Dataset entries
┌────────

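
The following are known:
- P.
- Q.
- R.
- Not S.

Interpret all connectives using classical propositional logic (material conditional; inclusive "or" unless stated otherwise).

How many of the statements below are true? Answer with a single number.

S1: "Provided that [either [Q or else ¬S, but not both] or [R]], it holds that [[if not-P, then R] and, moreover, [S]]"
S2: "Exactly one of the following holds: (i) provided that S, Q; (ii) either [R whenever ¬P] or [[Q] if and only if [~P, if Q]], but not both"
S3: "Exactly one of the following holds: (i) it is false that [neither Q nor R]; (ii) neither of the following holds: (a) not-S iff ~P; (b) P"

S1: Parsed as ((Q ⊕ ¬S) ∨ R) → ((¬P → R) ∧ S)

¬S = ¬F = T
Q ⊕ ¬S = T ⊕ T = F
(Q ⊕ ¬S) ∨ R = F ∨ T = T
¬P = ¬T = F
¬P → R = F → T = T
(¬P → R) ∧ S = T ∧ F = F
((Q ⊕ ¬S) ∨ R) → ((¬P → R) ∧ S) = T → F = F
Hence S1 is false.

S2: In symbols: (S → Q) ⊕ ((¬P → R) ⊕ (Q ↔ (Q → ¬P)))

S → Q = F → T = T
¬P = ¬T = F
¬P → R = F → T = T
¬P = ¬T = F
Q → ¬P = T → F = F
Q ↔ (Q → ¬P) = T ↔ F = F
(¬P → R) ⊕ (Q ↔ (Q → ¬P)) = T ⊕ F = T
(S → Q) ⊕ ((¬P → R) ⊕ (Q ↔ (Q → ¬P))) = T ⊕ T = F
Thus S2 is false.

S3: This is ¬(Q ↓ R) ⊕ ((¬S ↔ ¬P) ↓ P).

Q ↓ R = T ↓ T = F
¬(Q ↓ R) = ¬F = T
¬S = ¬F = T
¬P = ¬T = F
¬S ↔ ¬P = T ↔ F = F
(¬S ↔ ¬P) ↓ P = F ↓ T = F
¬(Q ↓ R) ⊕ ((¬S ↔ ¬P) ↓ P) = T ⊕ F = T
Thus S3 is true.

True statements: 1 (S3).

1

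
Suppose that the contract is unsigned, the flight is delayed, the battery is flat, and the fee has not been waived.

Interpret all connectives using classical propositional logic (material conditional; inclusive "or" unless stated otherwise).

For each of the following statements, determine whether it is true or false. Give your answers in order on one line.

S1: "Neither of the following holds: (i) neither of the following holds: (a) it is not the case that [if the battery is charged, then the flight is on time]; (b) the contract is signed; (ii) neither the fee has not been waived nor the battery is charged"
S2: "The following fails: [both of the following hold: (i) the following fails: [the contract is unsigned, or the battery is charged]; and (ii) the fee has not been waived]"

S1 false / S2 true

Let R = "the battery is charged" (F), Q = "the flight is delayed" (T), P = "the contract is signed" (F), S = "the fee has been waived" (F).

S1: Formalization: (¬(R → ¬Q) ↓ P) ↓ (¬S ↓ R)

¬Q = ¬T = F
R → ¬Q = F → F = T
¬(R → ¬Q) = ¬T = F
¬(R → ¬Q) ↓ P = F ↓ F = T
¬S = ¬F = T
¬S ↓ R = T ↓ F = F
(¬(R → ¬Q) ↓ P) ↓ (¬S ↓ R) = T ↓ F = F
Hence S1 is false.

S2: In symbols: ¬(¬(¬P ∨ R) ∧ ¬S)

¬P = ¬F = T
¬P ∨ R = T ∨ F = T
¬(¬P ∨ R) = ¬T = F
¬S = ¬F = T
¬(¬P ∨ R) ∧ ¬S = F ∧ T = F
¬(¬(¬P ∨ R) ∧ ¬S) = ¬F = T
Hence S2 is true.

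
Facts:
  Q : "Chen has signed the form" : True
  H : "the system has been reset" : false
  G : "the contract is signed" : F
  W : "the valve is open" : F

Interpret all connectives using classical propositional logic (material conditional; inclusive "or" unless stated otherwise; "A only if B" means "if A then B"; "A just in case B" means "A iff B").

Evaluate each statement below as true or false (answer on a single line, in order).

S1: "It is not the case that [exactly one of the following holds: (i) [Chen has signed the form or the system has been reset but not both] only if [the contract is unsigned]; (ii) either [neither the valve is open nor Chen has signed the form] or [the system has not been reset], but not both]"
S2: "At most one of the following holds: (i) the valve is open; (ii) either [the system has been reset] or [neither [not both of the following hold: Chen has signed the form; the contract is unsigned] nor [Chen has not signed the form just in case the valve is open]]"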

└────────
┌────────

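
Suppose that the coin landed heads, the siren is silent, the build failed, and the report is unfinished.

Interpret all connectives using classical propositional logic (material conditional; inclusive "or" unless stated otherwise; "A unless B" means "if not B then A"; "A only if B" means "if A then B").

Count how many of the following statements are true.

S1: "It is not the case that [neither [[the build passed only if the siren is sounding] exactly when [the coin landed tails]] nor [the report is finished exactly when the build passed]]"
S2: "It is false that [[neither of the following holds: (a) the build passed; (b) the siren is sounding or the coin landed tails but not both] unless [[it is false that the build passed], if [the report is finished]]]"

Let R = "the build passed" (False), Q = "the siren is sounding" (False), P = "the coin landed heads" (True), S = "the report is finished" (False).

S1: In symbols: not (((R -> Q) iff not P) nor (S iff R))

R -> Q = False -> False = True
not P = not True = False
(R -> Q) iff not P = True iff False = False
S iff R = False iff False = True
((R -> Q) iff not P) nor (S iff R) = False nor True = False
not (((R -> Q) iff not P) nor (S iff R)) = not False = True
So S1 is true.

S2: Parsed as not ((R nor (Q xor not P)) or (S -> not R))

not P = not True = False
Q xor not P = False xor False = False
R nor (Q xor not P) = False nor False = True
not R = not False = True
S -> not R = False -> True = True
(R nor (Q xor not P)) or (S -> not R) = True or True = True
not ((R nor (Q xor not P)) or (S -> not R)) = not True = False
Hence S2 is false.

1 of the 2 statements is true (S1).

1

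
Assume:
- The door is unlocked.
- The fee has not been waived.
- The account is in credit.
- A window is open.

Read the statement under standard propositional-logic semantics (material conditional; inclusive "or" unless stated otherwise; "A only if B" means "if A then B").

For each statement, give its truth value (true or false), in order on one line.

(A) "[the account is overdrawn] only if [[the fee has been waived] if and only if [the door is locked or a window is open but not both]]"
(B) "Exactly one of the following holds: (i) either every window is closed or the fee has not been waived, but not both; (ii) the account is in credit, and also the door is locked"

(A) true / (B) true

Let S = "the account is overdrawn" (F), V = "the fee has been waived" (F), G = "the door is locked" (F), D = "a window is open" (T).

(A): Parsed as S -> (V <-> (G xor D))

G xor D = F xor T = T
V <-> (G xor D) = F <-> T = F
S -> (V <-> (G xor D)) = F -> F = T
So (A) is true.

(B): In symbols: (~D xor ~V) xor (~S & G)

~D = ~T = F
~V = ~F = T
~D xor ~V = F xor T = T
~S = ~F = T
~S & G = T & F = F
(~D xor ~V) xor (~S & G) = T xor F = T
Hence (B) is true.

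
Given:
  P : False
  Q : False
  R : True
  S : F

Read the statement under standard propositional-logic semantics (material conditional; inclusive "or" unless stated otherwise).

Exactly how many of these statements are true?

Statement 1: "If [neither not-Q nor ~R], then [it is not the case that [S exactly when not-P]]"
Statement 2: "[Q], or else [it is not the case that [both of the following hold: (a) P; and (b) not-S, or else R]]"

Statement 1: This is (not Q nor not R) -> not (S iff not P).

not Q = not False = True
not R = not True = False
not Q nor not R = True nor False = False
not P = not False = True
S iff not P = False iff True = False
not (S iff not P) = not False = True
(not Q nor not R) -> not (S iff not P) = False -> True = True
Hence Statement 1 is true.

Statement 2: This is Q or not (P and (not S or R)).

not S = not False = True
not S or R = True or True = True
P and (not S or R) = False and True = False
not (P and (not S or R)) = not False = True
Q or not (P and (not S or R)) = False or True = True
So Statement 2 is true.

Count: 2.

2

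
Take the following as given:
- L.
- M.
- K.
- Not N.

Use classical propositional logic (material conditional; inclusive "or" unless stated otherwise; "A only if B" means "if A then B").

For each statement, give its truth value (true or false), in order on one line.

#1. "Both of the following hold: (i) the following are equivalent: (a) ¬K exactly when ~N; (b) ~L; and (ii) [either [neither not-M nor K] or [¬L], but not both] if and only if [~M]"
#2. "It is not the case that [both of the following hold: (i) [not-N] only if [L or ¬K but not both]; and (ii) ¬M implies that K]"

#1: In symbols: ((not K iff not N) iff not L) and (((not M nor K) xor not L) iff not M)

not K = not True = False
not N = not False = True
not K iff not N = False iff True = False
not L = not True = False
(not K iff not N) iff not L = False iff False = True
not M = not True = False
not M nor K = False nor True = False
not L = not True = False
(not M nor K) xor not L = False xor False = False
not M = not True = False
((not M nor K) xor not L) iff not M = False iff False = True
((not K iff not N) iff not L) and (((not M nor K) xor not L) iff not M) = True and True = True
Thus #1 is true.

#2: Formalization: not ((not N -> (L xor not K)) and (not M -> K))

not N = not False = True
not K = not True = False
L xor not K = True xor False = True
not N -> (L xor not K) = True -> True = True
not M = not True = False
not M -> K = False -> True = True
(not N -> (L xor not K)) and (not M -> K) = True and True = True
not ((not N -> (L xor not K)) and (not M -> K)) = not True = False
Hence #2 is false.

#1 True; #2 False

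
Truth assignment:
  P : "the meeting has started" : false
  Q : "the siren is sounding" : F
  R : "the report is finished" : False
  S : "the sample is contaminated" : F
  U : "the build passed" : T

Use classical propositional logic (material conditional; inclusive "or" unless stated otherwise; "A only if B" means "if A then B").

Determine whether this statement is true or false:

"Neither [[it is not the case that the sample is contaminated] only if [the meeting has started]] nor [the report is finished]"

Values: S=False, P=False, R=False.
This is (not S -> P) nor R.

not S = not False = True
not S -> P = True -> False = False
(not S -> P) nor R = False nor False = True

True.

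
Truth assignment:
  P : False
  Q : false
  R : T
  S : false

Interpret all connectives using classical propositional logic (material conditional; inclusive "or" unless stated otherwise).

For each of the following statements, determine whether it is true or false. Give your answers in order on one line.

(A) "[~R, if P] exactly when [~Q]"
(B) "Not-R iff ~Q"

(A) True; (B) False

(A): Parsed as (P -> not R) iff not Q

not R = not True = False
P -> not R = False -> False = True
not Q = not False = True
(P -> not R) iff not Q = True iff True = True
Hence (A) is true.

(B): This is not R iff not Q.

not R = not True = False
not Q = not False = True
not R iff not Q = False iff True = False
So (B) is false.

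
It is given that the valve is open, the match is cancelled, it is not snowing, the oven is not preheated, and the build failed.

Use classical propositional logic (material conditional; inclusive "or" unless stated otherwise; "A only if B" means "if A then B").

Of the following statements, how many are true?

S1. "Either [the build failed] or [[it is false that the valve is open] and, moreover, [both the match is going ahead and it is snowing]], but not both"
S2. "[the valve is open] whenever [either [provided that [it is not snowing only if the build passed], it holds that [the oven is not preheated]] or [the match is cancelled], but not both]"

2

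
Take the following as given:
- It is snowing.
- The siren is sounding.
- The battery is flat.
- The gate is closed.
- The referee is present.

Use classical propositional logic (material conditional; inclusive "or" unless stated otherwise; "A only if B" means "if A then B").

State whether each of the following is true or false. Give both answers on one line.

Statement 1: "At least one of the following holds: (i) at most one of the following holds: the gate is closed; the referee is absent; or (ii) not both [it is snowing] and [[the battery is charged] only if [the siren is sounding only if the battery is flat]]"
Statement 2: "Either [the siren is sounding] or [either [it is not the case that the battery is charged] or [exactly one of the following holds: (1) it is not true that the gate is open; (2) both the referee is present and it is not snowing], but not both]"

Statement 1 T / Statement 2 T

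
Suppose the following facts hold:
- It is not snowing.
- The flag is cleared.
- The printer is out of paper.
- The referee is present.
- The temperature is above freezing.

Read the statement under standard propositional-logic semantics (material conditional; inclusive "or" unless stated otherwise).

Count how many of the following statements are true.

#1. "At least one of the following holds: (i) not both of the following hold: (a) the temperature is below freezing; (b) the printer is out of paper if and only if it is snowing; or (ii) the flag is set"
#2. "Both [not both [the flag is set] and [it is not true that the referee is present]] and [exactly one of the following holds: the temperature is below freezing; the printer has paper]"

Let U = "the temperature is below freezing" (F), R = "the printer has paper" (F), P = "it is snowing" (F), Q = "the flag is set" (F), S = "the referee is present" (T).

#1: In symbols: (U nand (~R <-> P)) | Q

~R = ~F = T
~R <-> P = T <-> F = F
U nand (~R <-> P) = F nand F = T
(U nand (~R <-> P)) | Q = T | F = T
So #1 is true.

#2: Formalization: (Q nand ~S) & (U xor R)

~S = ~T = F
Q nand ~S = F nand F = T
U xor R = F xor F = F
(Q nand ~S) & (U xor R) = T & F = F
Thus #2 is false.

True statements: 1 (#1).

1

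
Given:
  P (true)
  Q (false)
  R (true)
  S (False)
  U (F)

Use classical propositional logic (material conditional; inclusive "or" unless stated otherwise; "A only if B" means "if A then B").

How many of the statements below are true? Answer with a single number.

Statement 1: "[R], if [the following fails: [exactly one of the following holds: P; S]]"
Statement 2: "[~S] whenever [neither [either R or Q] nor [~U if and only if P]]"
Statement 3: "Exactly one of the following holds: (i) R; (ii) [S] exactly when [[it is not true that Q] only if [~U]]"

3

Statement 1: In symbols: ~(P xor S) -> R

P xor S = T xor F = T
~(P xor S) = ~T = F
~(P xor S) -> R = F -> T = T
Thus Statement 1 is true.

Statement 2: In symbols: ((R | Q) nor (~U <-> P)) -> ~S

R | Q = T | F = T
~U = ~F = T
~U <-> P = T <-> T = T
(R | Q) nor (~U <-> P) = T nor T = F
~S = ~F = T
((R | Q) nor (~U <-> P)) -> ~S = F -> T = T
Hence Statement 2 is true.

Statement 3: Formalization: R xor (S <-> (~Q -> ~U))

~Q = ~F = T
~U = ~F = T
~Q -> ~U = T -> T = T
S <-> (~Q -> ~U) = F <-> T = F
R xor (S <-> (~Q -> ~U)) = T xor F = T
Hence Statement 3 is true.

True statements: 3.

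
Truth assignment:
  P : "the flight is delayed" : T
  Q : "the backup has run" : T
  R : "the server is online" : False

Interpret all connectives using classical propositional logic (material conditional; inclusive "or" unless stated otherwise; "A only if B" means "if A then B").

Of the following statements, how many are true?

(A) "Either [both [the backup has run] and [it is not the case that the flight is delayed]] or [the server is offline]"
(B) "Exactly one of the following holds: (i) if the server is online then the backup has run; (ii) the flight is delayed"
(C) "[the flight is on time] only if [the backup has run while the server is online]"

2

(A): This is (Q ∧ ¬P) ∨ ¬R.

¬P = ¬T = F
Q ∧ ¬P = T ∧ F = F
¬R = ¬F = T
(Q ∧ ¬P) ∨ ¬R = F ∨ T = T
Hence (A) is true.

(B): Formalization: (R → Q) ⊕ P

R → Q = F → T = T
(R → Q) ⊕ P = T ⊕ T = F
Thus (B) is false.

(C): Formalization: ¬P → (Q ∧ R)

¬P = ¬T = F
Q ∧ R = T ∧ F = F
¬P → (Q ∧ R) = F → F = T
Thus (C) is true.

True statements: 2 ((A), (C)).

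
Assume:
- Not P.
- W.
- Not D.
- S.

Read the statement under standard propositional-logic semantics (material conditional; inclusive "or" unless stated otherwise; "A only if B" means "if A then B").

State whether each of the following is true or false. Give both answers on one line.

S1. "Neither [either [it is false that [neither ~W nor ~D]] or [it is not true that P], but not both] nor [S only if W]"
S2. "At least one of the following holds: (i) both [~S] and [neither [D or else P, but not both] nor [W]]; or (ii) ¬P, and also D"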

└────────

*EXERCISE GOAL*.
Copy the lines above exactly. Start with the line containing "It is given", end with the line containing "[the build failed]", and include both.

*RESULT BELOW*.
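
It is given that the valve is open, the match is cancelled, it is not snowing, the oven is not preheated, and the build failed.

Use classical propositional logic (material conditional; inclusive "or" unless stated otherwise; "A only if B" means "if A then B").

Of the following statements, how many are true?

S1. "Either [the build failed] or [[it is false that the valve is open] and, moreover, [both the match is going ahead and it is snowing]], but not both"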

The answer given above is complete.